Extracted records
◇ ◇ ◇ ◇ ◇

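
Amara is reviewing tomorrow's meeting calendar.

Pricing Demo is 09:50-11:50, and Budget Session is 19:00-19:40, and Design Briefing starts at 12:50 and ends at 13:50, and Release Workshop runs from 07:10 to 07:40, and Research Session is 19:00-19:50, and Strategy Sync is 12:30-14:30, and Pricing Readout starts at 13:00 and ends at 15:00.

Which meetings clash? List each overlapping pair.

Budget Session & Research Session, Design Briefing & Pricing Readout, Design Briefing & Strategy Sync, Pricing Readout & Strategy Sync

Sorted by start: Release Workshop, Pricing Demo, Strategy Sync, Design Briefing, Pricing Readout, Research Session, Budget Session.
Pricing Demo starts after Release Workshop ends; Release Workshop is clear from here.
Strategy Sync starts after Pricing Demo ends; Pricing Demo is clear from here.
Design Briefing starts before Strategy Sync ends → Strategy Sync and Design Briefing overlap.
Pricing Readout starts before Strategy Sync ends → Strategy Sync and Pricing Readout overlap.
Research Session starts after Strategy Sync ends; Strategy Sync is clear from here.
Pricing Readout starts before Design Briefing ends → Design Briefing and Pricing Readout overlap.
Research Session starts after Design Briefing ends; Design Briefing is clear from here.
Research Session starts after Pricing Readout ends; Pricing Readout is clear from here.
Budget Session starts before Research Session ends → Research Session and Budget Session overlap.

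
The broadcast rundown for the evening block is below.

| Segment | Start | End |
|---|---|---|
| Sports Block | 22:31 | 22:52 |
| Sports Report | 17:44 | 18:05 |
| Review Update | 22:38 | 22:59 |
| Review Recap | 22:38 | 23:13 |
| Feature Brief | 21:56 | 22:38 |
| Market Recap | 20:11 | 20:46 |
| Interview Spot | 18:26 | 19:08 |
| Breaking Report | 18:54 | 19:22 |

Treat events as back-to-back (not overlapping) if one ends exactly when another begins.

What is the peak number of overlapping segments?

Sweep the timeline, counting +1 at each start and −1 at each end (ends before starts at a tie):
17:44 start Sports Report → 1
18:05 end Sports Report → 0
18:26 start Interview Spot → 1
18:54 start Breaking Report → 2
19:08 end Interview Spot → 1
19:22 end Breaking Report → 0
20:11 start Market Recap → 1
20:46 end Market Recap → 0
21:56 start Feature Brief → 1
22:31 start Sports Block → 2
22:38 end Feature Brief → 1
22:38 start Review Recap → 2
22:38 start Review Update → 3
22:52 end Sports Block → 2
22:59 end Review Update → 1
23:13 end Review Recap → 0
Peak is 3, at 22:38 (Review Recap, Review Update, Sports Block).

3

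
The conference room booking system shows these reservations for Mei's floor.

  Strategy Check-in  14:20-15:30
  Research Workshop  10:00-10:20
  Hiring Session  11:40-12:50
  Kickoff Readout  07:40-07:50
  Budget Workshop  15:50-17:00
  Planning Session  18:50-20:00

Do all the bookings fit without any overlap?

Yes

Sorted by start: Kickoff Readout, Research Workshop, Hiring Session, Strategy Check-in, Budget Workshop, Planning Session.
Research Workshop starts after Kickoff Readout ends, so nothing later overlaps Kickoff Readout either.
Hiring Session starts after Research Workshop ends, so nothing later overlaps Research Workshop either.
Strategy Check-in starts after Hiring Session ends, so nothing later overlaps Hiring Session either.
Budget Workshop starts after Strategy Check-in ends, so nothing later overlaps Strategy Check-in either.
Planning Session starts after Budget Workshop ends.
Every pair is clear; the schedule has no overlaps.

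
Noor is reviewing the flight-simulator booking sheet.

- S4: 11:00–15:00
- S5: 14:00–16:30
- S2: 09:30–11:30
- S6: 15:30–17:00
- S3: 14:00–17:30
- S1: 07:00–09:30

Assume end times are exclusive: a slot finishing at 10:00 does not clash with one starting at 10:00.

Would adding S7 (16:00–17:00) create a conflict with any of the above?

Yes — it overlaps S3, S5, S6

S1: ends 09:30 at or before S7 starts 16:00 → clear.
S2: ends 11:30 at or before S7 starts 16:00 → clear.
S4: ends 15:00 at or before S7 starts 16:00 → clear.
S3: starts 14:00 before S7 ends 17:00, and ends 17:30 after S7 starts 16:00 → overlap.
S5: starts 14:00 before S7 ends 17:00, and ends 16:30 after S7 starts 16:00 → overlap.
S6: starts 15:30 before S7 ends 17:00, and ends 17:00 after S7 starts 16:00 → overlap.
S7 overlaps S3, S5, S6.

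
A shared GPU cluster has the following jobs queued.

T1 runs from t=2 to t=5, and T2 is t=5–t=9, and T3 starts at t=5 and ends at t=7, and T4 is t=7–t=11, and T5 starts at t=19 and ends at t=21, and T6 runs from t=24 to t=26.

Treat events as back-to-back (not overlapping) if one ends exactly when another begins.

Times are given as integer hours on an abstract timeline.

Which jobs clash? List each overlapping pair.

T2 & T3, T2 & T4

Sorted by start: T1, T2, T3, T4, T5, T6.
T2 starts exactly when T1 ends (back-to-back, no overlap), so T1 has no further overlaps.
T3 starts before T2 ends → T2 and T3 overlap.
T4 starts before T2 ends → T2 and T4 overlap.
T5 starts after T2 ends, so T2 has no further overlaps.
T4 starts exactly when T3 ends (back-to-back, no overlap), so T3 has no further overlaps.
T5 starts after T4 ends, so T4 has no further overlaps.
T6 starts after T5 ends.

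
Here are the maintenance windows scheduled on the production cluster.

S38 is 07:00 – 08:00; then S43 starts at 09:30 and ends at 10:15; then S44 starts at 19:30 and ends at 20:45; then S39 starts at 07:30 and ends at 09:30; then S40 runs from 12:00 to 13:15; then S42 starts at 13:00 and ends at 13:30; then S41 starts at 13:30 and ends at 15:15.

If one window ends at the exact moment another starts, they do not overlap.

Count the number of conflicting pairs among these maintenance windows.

Two intervals overlap when each starts before the other ends.
Sorted by start: S38, S39, S43, S40, S42, S41, S44.
S39 starts before S38 ends → S38 and S39 overlap.
S43 starts after S38 ends, so S38 has no further overlaps.
S43 starts exactly when S39 ends (back-to-back, no overlap), so S39 has no further overlaps.
S40 starts after S43 ends, so S43 has no further overlaps.
S42 starts before S40 ends → S40 and S42 overlap.
S41 starts after S40 ends, so S40 has no further overlaps.
S41 starts exactly when S42 ends (back-to-back, no overlap), so S42 has no further overlaps.
S44 starts after S41 ends.
Overlapping pairs: S38 & S39, S40 & S42 — 2 in total.

2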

◇ ◇ ◇ ◇ ◇

What you will do:
Print, exactly as written, the first line of the records above and each line after it until the line with "18:54 | 19:22 |", which is printed too.

Result for this task:
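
Amara is reviewing tomorrow's meeting calendar.

Pricing Demo is 09:50-11:50, and Budget Session is 19:00-19:40, and Design Briefing starts at 12:50 and ends at 13:50, and Release Workshop runs from 07:10 to 07:40, and Research Session is 19:00-19:50, and Strategy Sync is 12:30-14:30, and Pricing Readout starts at 13:00 and ends at 15:00.

Which meetings clash? List each overlapping pair.

Budget Session & Research Session, Design Briefing & Pricing Readout, Design Briefing & Strategy Sync, Pricing Readout & Strategy Sync

Sorted by start: Release Workshop, Pricing Demo, Strategy Sync, Design Briefing, Pricing Readout, Research Session, Budget Session.
Pricing Demo starts after Release Workshop ends; Release Workshop is clear from here.
Strategy Sync starts after Pricing Demo ends; Pricing Demo is clear from here.
Design Briefing starts before Strategy Sync ends → Strategy Sync and Design Briefing overlap.
Pricing Readout starts before Strategy Sync ends → Strategy Sync and Pricing Readout overlap.
Research Session starts after Strategy Sync ends; Strategy Sync is clear from here.
Pricing Readout starts before Design Briefing ends → Design Briefing and Pricing Readout overlap.
Research Session starts after Design Briefing ends; Design Briefing is clear from here.
Research Session starts after Pricing Readout ends; Pricing Readout is clear from here.
Budget Session starts before Research Session ends → Research Session and Budget Session overlap.

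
The broadcast rundown for the evening block is below.

| Segment | Start | End |
|---|---|---|
| Sports Block | 22:31 | 22:52 |
| Sports Report | 17:44 | 18:05 |
| Review Update | 22:38 | 22:59 |
| Review Recap | 22:38 | 23:13 |
| Feature Brief | 21:56 | 22:38 |
| Market Recap | 20:11 | 20:46 |
| Interview Spot | 18:26 | 19:08 |
| Breaking Report | 18:54 | 19:22 |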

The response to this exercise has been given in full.